[Provided information — start]
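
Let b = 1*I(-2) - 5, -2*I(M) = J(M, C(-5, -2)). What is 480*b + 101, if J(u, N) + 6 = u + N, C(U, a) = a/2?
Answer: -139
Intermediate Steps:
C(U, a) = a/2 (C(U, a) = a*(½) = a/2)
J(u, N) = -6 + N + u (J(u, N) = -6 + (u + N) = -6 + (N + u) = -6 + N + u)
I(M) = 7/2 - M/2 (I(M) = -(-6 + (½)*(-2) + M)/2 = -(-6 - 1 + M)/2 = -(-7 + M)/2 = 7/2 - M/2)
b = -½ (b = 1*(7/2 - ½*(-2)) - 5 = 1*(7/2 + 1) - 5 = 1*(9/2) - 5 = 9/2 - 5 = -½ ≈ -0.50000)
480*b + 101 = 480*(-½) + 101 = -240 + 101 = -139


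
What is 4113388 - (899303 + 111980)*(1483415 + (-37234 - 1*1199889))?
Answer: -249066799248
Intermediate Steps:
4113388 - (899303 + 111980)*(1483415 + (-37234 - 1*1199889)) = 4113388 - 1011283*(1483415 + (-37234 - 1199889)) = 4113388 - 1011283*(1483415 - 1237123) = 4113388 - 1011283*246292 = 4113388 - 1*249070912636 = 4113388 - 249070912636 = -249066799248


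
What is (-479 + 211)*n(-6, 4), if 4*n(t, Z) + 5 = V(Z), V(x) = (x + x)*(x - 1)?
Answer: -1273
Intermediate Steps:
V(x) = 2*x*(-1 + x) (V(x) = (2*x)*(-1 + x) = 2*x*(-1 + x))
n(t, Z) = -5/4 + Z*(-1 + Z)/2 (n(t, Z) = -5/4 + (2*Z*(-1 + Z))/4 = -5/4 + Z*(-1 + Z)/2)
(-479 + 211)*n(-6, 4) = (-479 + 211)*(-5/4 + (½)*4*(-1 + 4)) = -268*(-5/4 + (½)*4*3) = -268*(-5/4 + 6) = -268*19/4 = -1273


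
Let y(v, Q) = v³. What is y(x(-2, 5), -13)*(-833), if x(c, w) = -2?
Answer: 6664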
[Provided information — finish]
[Provided information — start]
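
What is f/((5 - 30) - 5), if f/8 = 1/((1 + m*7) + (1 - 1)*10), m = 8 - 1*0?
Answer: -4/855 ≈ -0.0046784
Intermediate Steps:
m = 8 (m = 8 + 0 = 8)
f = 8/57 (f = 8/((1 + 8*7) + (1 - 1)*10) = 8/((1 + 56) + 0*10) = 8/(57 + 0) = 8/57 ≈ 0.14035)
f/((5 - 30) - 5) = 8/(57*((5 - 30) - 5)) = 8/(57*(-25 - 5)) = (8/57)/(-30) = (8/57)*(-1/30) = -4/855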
[Provided information — finish]
[Provided information — start]
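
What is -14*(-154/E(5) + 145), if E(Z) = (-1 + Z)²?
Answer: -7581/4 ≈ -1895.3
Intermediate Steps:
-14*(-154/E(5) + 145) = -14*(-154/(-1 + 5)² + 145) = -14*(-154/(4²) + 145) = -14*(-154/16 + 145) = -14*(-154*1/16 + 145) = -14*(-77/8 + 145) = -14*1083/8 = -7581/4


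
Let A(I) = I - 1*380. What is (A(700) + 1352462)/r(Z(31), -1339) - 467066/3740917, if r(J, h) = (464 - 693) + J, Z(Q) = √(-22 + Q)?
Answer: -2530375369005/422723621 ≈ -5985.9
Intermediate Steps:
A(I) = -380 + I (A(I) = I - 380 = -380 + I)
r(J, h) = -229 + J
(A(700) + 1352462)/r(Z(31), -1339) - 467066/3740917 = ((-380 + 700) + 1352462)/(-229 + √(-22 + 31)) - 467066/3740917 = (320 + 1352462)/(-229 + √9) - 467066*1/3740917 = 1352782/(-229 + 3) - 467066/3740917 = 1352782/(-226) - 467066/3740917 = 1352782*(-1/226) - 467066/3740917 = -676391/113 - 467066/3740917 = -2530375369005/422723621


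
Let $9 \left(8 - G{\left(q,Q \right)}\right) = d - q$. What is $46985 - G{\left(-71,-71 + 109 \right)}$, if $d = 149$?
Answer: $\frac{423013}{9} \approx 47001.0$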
[Provided information — finish]
* [Assigned task]: Using the data above, reproduce exactly the lines from the line that contains "What is (-479" through the line that contains "Answer: 6664", including both.

* [Task answer]:
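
What is (-479 + 211)*n(-6, 4), if 4*n(t, Z) + 5 = V(Z), V(x) = (x + x)*(x - 1)?
Answer: -1273
Intermediate Steps:
V(x) = 2*x*(-1 + x) (V(x) = (2*x)*(-1 + x) = 2*x*(-1 + x))
n(t, Z) = -5/4 + Z*(-1 + Z)/2 (n(t, Z) = -5/4 + (2*Z*(-1 + Z))/4 = -5/4 + Z*(-1 + Z)/2)
(-479 + 211)*n(-6, 4) = (-479 + 211)*(-5/4 + (½)*4*(-1 + 4)) = -268*(-5/4 + (½)*4*3) = -268*(-5/4 + 6) = -268*19/4 = -1273


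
Let y(v, Q) = v³. What is y(x(-2, 5), -13)*(-833), if x(c, w) = -2?
Answer: 6664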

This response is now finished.